>>>>>
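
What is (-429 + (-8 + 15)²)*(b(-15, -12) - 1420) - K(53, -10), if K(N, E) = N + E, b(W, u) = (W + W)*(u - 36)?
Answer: -7643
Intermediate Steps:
b(W, u) = 2*W*(-36 + u) (b(W, u) = (2*W)*(-36 + u) = 2*W*(-36 + u))
K(N, E) = E + N
(-429 + (-8 + 15)²)*(b(-15, -12) - 1420) - K(53, -10) = (-429 + (-8 + 15)²)*(2*(-15)*(-36 - 12) - 1420) - (-10 + 53) = (-429 + 7²)*(2*(-15)*(-48) - 1420) - 1*43 = (-429 + 49)*(1440 - 1420) - 43 = -380*20 - 43 = -7600 - 43 = -7643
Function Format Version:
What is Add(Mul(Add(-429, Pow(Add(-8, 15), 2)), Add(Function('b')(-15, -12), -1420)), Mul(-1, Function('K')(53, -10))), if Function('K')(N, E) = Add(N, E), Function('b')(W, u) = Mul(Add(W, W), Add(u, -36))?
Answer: -7643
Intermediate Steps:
Function('b')(W, u) = Mul(2, W, Add(-36, u)) (Function('b')(W, u) = Mul(Mul(2, W), Add(-36, u)) = Mul(2, W, Add(-36, u)))
Function('K')(N, E) = Add(E, N)
Add(Mul(Add(-429, Pow(Add(-8, 15), 2)), Add(Function('b')(-15, -12), -1420)), Mul(-1, Function('K')(53, -10))) = Add(Mul(Add(-429, Pow(Add(-8, 15), 2)), Add(Mul(2, -15, Add(-36, -12)), -1420)), Mul(-1, Add(-10, 53))) = Add(Mul(Add(-429, Pow(7, 2)), Add(Mul(2, -15, -48), -1420)), Mul(-1, 43)) = Add(Mul(Add(-429, 49), Add(1440, -1420)), -43) = Add(Mul(-380, 20), -43) = Add(-7600, -43) = -7643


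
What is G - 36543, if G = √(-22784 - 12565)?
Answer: -36543 + I*√35349 ≈ -36543.0 + 188.01*I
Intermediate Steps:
G = I*√35349 (G = √(-35349) = I*√35349 ≈ 188.01*I)
G - 36543 = I*√35349 - 36543 = -36543 + I*√35349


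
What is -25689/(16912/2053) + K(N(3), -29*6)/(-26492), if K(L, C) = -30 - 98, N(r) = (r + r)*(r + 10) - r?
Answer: -349293279907/112008176 ≈ -3118.5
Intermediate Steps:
N(r) = -r + 2*r*(10 + r) (N(r) = (2*r)*(10 + r) - r = 2*r*(10 + r) - r = -r + 2*r*(10 + r))
K(L, C) = -128
-25689/(16912/2053) + K(N(3), -29*6)/(-26492) = -25689/(16912/2053) - 128/(-26492) = -25689/(16912*(1/2053)) - 128*(-1/26492) = -25689/16912/2053 + 32/6623 = -25689*2053/16912 + 32/6623 = -52739517/16912 + 32/6623 = -349293279907/112008176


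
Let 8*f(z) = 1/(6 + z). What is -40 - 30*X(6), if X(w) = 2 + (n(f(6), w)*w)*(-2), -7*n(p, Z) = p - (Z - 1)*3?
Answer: 18785/28 ≈ 670.89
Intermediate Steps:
f(z) = 1/(8*(6 + z))
n(p, Z) = -3/7 - p/7 + 3*Z/7 (n(p, Z) = -(p - (Z - 1)*3)/7 = -(p - (-1 + Z)*3)/7 = -(p - (-3 + 3*Z))/7 = -(p + (3 - 3*Z))/7 = -(3 + p - 3*Z)/7 = -3/7 - p/7 + 3*Z/7)
X(w) = 2 - 2*w*(-289/672 + 3*w/7) (X(w) = 2 + ((-3/7 - 1/(56*(6 + 6)) + 3*w/7)*w)*(-2) = 2 + ((-3/7 - 1/(56*12) + 3*w/7)*w)*(-2) = 2 + ((-3/7 - 1/7*1/96 + 3*w/7)*w)*(-2) = 2 + ((-3/7 - 1/672 + 3*w/7)*w)*(-2) = 2 + ((-289/672 + 3*w/7)*w)*(-2) = 2 + (w*(-289/672 + 3*w/7))*(-2) = 2 - 2*w*(-289/672 + 3*w/7))
-40 - 30*X(6) = -40 - 30*(2 + (1/336)*6*(289 - 288*6)) = -40 - 30*(2 + (1/336)*6*(289 - 1728)) = -40 - 30*(2 + (1/336)*6*(-1439)) = -40 - 30*(2 - 1439/56) = -40 - 30*(-1327/56) = -40 + 19905/28 = 18785/28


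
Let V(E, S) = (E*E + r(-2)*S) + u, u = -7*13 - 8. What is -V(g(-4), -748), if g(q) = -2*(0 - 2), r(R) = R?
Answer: -1413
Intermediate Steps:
u = -99 (u = -91 - 8 = -99)
g(q) = 4 (g(q) = -2*(-2) = 4)
V(E, S) = -99 + E**2 - 2*S (V(E, S) = (E*E - 2*S) - 99 = (E**2 - 2*S) - 99 = -99 + E**2 - 2*S)
-V(g(-4), -748) = -(-99 + 4**2 - 2*(-748)) = -(-99 + 16 + 1496) = -1*1413 = -1413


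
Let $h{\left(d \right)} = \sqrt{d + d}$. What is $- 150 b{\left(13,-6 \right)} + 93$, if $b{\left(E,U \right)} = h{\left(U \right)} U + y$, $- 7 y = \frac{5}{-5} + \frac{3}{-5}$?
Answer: $\frac{411}{7} + 1800 i \sqrt{3} \approx 58.714 + 3117.7 i$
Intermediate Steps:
$y = \frac{8}{35}$ ($y = - \frac{\frac{5}{-5} + \frac{3}{-5}}{7} = - \frac{5 \left(- \frac{1}{5}\right) + 3 \left(- \frac{1}{5}\right)}{7} = - \frac{-1 - \frac{3}{5}}{7} = \left(- \frac{1}{7}\right) \left(- \frac{8}{5}\right) = \frac{8}{35} \approx 0.22857$)
$h{\left(d \right)} = \sqrt{2} \sqrt{d}$ ($h{\left(d \right)} = \sqrt{2 d} = \sqrt{2} \sqrt{d}$)
$b{\left(E,U \right)} = \frac{8}{35} + \sqrt{2} U^{\frac{3}{2}}$ ($b{\left(E,U \right)} = \sqrt{2} \sqrt{U} U + \frac{8}{35} = \sqrt{2} U^{\frac{3}{2}} + \frac{8}{35} = \frac{8}{35} + \sqrt{2} U^{\frac{3}{2}}$)
$- 150 b{\left(13,-6 \right)} + 93 = - 150 \left(\frac{8}{35} + \sqrt{2} \left(-6\right)^{\frac{3}{2}}\right) + 93 = - 150 \left(\frac{8}{35} + \sqrt{2} \left(- 6 i \sqrt{6}\right)\right) + 93 = - 150 \left(\frac{8}{35} - 12 i \sqrt{3}\right) + 93 = \left(- \frac{240}{7} + 1800 i \sqrt{3}\right) + 93 = \frac{411}{7} + 1800 i \sqrt{3}$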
<<<<<
EXERCISE DESCRIPTION: Filter the entries down to the lines containing "Answer". Copy each of those lines.

YOUR RESPONSE:
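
Answer: -7643
Answer: -7643
Answer: -36543 + I*√35349 ≈ -36543.0 + 188.01*I
Answer: -349293279907/112008176 ≈ -3118.5
Answer: 18785/28 ≈ 670.89
Answer: -1413
Answer: $\frac{411}{7} + 1800 i \sqrt{3} \approx 58.714 + 3117.7 i$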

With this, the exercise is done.